• _TO DO_
For this exercise, transcribe all the records below exactly.

Source data:
═══
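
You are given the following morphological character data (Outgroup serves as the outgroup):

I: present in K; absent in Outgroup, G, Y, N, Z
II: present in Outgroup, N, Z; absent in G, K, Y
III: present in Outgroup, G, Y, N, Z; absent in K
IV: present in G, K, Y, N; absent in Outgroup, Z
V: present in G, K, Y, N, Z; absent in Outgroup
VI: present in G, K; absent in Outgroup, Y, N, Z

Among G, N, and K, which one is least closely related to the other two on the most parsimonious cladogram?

Character polarity is set by the outgroup: the derived state is whichever differs from the outgroup's state, so for II, III the derived state is 'absent', and for the remaining characters it is 'present'.
I: derived state 'present' in K only — an autapomorphy, so it tells us nothing about relationships among taxa.
Only G, K, and Y show the derived state 'absent' for II, supporting them as a clade.
III (derived state 'absent') is unique to K (autapomorphy; uninformative for grouping).
Only G, K, N, and Y show the derived state 'present' for IV, supporting them as a clade.
V (derived state 'present') is shared by all ingroup taxa — unites the whole ingroup.
Only G and K show the derived state 'present' for VI, supporting them as a clade.
Most parsimonious ingroup topology: ((((G,K),Y),N),Z).
G and K share a more recent common ancestor with each other than either does with N, so N is the least closely related of the three.

N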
═══
• _ANSWER TO THE EXERCISE_
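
You are given the following morphological character data (Outgroup serves as the outgroup):

I: present in K; absent in Outgroup, G, Y, N, Z
II: present in Outgroup, N, Z; absent in G, K, Y
III: present in Outgroup, G, Y, N, Z; absent in K
IV: present in G, K, Y, N; absent in Outgroup, Z
V: present in G, K, Y, N, Z; absent in Outgroup
VI: present in G, K; absent in Outgroup, Y, N, Z

Among G, N, and K, which one is least closely related to the other two on the most parsimonious cladogram?

Character polarity is set by the outgroup: the derived state is whichever differs from the outgroup's state, so for II, III the derived state is 'absent', and for the remaining characters it is 'present'.
I: derived state 'present' in K only — an autapomorphy, so it tells us nothing about relationships among taxa.
Only G, K, and Y show the derived state 'absent' for II, supporting them as a clade.
III (derived state 'absent') is unique to K (autapomorphy; uninformative for grouping).
Only G, K, N, and Y show the derived state 'present' for IV, supporting them as a clade.
V (derived state 'present') is shared by all ingroup taxa — unites the whole ingroup.
Only G and K show the derived state 'present' for VI, supporting them as a clade.
Most parsimonious ingroup topology: ((((G,K),Y),N),Z).
G and K share a more recent common ancestor with each other than either does with N, so N is the least closely related of the three.

N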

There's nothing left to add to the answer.